[Saved data entries]
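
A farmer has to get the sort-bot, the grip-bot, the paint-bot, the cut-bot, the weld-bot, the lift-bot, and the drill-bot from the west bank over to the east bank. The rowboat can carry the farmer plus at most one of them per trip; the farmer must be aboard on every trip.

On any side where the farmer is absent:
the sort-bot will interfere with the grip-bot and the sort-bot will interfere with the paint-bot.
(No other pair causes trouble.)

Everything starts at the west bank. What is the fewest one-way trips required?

15

Counting alone: the farmer can take at most 1 across per trip to the east bank, so moving all 7 needs at least 7 loaded trips out, with a return between consecutive ones — at least 13 crossings.
The safety rule pushes this higher. Following every safe sequence of crossings, the most of the 7 that can be at the east bank as the rowboat arrives there on crossing 13 is 6 — never all 7.
So no plan with fewer than 15 crossings exists, and this one achieves 15:
1. Farmer goes to the east bank with the sort-bot.  [the west bank: the cut-bot, the drill-bot, the grip-bot, the lift-bot, the paint-bot, the weld-bot | the east bank: the sort-bot]
2. Farmer goes back to the west bank alone.  [the west bank: the cut-bot, the drill-bot, the grip-bot, the lift-bot, the paint-bot, the weld-bot | the east bank: the sort-bot]
3. Farmer goes to the east bank with the grip-bot.  [the west bank: the cut-bot, the drill-bot, the lift-bot, the paint-bot, the weld-bot | the east bank: the grip-bot, the sort-bot]
4. Farmer goes back to the west bank with the sort-bot.  [the west bank: the cut-bot, the drill-bot, the lift-bot, the paint-bot, the sort-bot, the weld-bot | the east bank: the grip-bot]
5. Farmer goes to the east bank with the paint-bot.  [the west bank: the cut-bot, the drill-bot, the lift-bot, the sort-bot, the weld-bot | the east bank: the grip-bot, the paint-bot]
6. Farmer goes back to the west bank alone.  [the west bank: the cut-bot, the drill-bot, the lift-bot, the sort-bot, the weld-bot | the east bank: the grip-bot, the paint-bot]
7. Farmer goes to the east bank with the cut-bot.  [the west bank: the drill-bot, the lift-bot, the sort-bot, the weld-bot | the east bank: the cut-bot, the grip-bot, the paint-bot]
8. Farmer goes back to the west bank alone.  [the west bank: the drill-bot, the lift-bot, the sort-bot, the weld-bot | the east bank: the cut-bot, the grip-bot, the paint-bot]
9. Farmer goes to the east bank with the weld-bot.  [the west bank: the drill-bot, the lift-bot, the sort-bot | the east bank: the cut-bot, the grip-bot, the paint-bot, the weld-bot]
10. Farmer goes back to the west bank alone.  [the west bank: the drill-bot, the lift-bot, the sort-bot | the east bank: the cut-bot, the grip-bot, the paint-bot, the weld-bot]
11. Farmer goes to the east bank with the lift-bot.  [the west bank: the drill-bot, the sort-bot | the east bank: the cut-bot, the grip-bot, the lift-bot, the paint-bot, the weld-bot]
12. Farmer goes back to the west bank alone.  [the west bank: the drill-bot, the sort-bot | the east bank: the cut-bot, the grip-bot, the lift-bot, the paint-bot, the weld-bot]
13. Farmer goes to the east bank with the drill-bot.  [the west bank: the sort-bot | the east bank: the cut-bot, the drill-bot, the grip-bot, the lift-bot, the paint-bot, the weld-bot]
14. Farmer goes back to the west bank alone.  [the west bank: the sort-bot | the east bank: the cut-bot, the drill-bot, the grip-bot, the lift-bot, the paint-bot, the weld-bot]
15. Farmer goes to the east bank with the sort-bot.  [the west bank: — | the east bank: the cut-bot, the drill-bot, the grip-bot, the lift-bot, the paint-bot, the sort-bot, the weld-bot]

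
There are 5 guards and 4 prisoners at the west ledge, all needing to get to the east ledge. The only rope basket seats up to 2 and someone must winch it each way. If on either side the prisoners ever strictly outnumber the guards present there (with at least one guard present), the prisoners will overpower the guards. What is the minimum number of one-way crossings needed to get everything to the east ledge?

15

Counting alone: each trip to the east ledge takes at most 2 across and each return brings at least 1 back, so after t trips out (and t−1 returns) at most 2t − (t−1) of the 9 are across; that first reaches 9 at t = 8, so at least 15 crossings are needed.
The plan below uses exactly 15 crossings, so it is optimal:
1. 2 prisoners → the east ledge.  (the west ledge: 5G 2P; the east ledge: 0G 2P)
2. 1 prisoner ← the west ledge.  (the west ledge: 5G 3P; the east ledge: 0G 1P)
3. 2 prisoners → the east ledge.  (the west ledge: 5G 1P; the east ledge: 0G 3P)
4. 1 prisoner ← the west ledge.  (the west ledge: 5G 2P; the east ledge: 0G 2P)
5. 2 guards → the east ledge.  (the west ledge: 3G 2P; the east ledge: 2G 2P)
6. 1 prisoner ← the west ledge.  (the west ledge: 3G 3P; the east ledge: 2G 1P)
7. 1 guard and 1 prisoner → the east ledge.  (the west ledge: 2G 2P; the east ledge: 3G 2P)
8. 1 guard ← the west ledge.  (the west ledge: 3G 2P; the east ledge: 2G 2P)
9. 1 guard and 1 prisoner → the east ledge.  (the west ledge: 2G 1P; the east ledge: 3G 3P)
10. 1 prisoner ← the west ledge.  (the west ledge: 2G 2P; the east ledge: 3G 2P)
11. 1 guard and 1 prisoner → the east ledge.  (the west ledge: 1G 1P; the east ledge: 4G 3P)
12. 1 guard ← the west ledge.  (the west ledge: 2G 1P; the east ledge: 3G 3P)
13. 1 guard and 1 prisoner → the east ledge.  (the west ledge: 1G 0P; the east ledge: 4G 4P)
14. 1 prisoner ← the west ledge.  (the west ledge: 1G 1P; the east ledge: 4G 3P)
15. 1 guard and 1 prisoner → the east ledge.  (the west ledge: 0G 0P; the east ledge: 5G 4P)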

- _Directions_:
Each entry above must be repeated word for word.

- _Expected output_:
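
A farmer has to get the sort-bot, the grip-bot, the paint-bot, the cut-bot, the weld-bot, the lift-bot, and the drill-bot from the west bank over to the east bank. The rowboat can carry the farmer plus at most one of them per trip; the farmer must be aboard on every trip.

On any side where the farmer is absent:
the sort-bot will interfere with the grip-bot and the sort-bot will interfere with the paint-bot.
(No other pair causes trouble.)

Everything starts at the west bank. What is the fewest one-way trips required?

15

Counting alone: the farmer can take at most 1 across per trip to the east bank, so moving all 7 needs at least 7 loaded trips out, with a return between consecutive ones — at least 13 crossings.
The safety rule pushes this higher. Following every safe sequence of crossings, the most of the 7 that can be at the east bank as the rowboat arrives there on crossing 13 is 6 — never all 7.
So no plan with fewer than 15 crossings exists, and this one achieves 15:
1. Farmer goes to the east bank with the sort-bot.  [the west bank: the cut-bot, the drill-bot, the grip-bot, the lift-bot, the paint-bot, the weld-bot | the east bank: the sort-bot]
2. Farmer goes back to the west bank alone.  [the west bank: the cut-bot, the drill-bot, the grip-bot, the lift-bot, the paint-bot, the weld-bot | the east bank: the sort-bot]
3. Farmer goes to the east bank with the grip-bot.  [the west bank: the cut-bot, the drill-bot, the lift-bot, the paint-bot, the weld-bot | the east bank: the grip-bot, the sort-bot]
4. Farmer goes back to the west bank with the sort-bot.  [the west bank: the cut-bot, the drill-bot, the lift-bot, the paint-bot, the sort-bot, the weld-bot | the east bank: the grip-bot]
5. Farmer goes to the east bank with the paint-bot.  [the west bank: the cut-bot, the drill-bot, the lift-bot, the sort-bot, the weld-bot | the east bank: the grip-bot, the paint-bot]
6. Farmer goes back to the west bank alone.  [the west bank: the cut-bot, the drill-bot, the lift-bot, the sort-bot, the weld-bot | the east bank: the grip-bot, the paint-bot]
7. Farmer goes to the east bank with the cut-bot.  [the west bank: the drill-bot, the lift-bot, the sort-bot, the weld-bot | the east bank: the cut-bot, the grip-bot, the paint-bot]
8. Farmer goes back to the west bank alone.  [the west bank: the drill-bot, the lift-bot, the sort-bot, the weld-bot | the east bank: the cut-bot, the grip-bot, the paint-bot]
9. Farmer goes to the east bank with the weld-bot.  [the west bank: the drill-bot, the lift-bot, the sort-bot | the east bank: the cut-bot, the grip-bot, the paint-bot, the weld-bot]
10. Farmer goes back to the west bank alone.  [the west bank: the drill-bot, the lift-bot, the sort-bot | the east bank: the cut-bot, the grip-bot, the paint-bot, the weld-bot]
11. Farmer goes to the east bank with the lift-bot.  [the west bank: the drill-bot, the sort-bot | the east bank: the cut-bot, the grip-bot, the lift-bot, the paint-bot, the weld-bot]
12. Farmer goes back to the west bank alone.  [the west bank: the drill-bot, the sort-bot | the east bank: the cut-bot, the grip-bot, the lift-bot, the paint-bot, the weld-bot]
13. Farmer goes to the east bank with the drill-bot.  [the west bank: the sort-bot | the east bank: the cut-bot, the drill-bot, the grip-bot, the lift-bot, the paint-bot, the weld-bot]
14. Farmer goes back to the west bank alone.  [the west bank: the sort-bot | the east bank: the cut-bot, the drill-bot, the grip-bot, the lift-bot, the paint-bot, the weld-bot]
15. Farmer goes to the east bank with the sort-bot.  [the west bank: — | the east bank: the cut-bot, the drill-bot, the grip-bot, the lift-bot, the paint-bot, the sort-bot, the weld-bot]

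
There are 5 guards and 4 prisoners at the west ledge, all needing to get to the east ledge. The only rope basket seats up to 2 and someone must winch it each way. If on either side the prisoners ever strictly outnumber the guards present there (with at least one guard present), the prisoners will overpower the guards. What is the minimum number of one-way crossings needed to get everything to the east ledge?

15

Counting alone: each trip to the east ledge takes at most 2 across and each return brings at least 1 back, so after t trips out (and t−1 returns) at most 2t − (t−1) of the 9 are across; that first reaches 9 at t = 8, so at least 15 crossings are needed.
The plan below uses exactly 15 crossings, so it is optimal:
1. 2 prisoners → the east ledge.  (the west ledge: 5G 2P; the east ledge: 0G 2P)
2. 1 prisoner ← the west ledge.  (the west ledge: 5G 3P; the east ledge: 0G 1P)
3. 2 prisoners → the east ledge.  (the west ledge: 5G 1P; the east ledge: 0G 3P)
4. 1 prisoner ← the west ledge.  (the west ledge: 5G 2P; the east ledge: 0G 2P)
5. 2 guards → the east ledge.  (the west ledge: 3G 2P; the east ledge: 2G 2P)
6. 1 prisoner ← the west ledge.  (the west ledge: 3G 3P; the east ledge: 2G 1P)
7. 1 guard and 1 prisoner → the east ledge.  (the west ledge: 2G 2P; the east ledge: 3G 2P)
8. 1 guard ← the west ledge.  (the west ledge: 3G 2P; the east ledge: 2G 2P)
9. 1 guard and 1 prisoner → the east ledge.  (the west ledge: 2G 1P; the east ledge: 3G 3P)
10. 1 prisoner ← the west ledge.  (the west ledge: 2G 2P; the east ledge: 3G 2P)
11. 1 guard and 1 prisoner → the east ledge.  (the west ledge: 1G 1P; the east ledge: 4G 3P)
12. 1 guard ← the west ledge.  (the west ledge: 2G 1P; the east ledge: 3G 3P)
13. 1 guard and 1 prisoner → the east ledge.  (the west ledge: 1G 0P; the east ledge: 4G 4P)
14. 1 prisoner ← the west ledge.  (the west ledge: 1G 1P; the east ledge: 4G 3P)
15. 1 guard and 1 prisoner → the east ledge.  (the west ledge: 0G 0P; the east ledge: 5G 4P)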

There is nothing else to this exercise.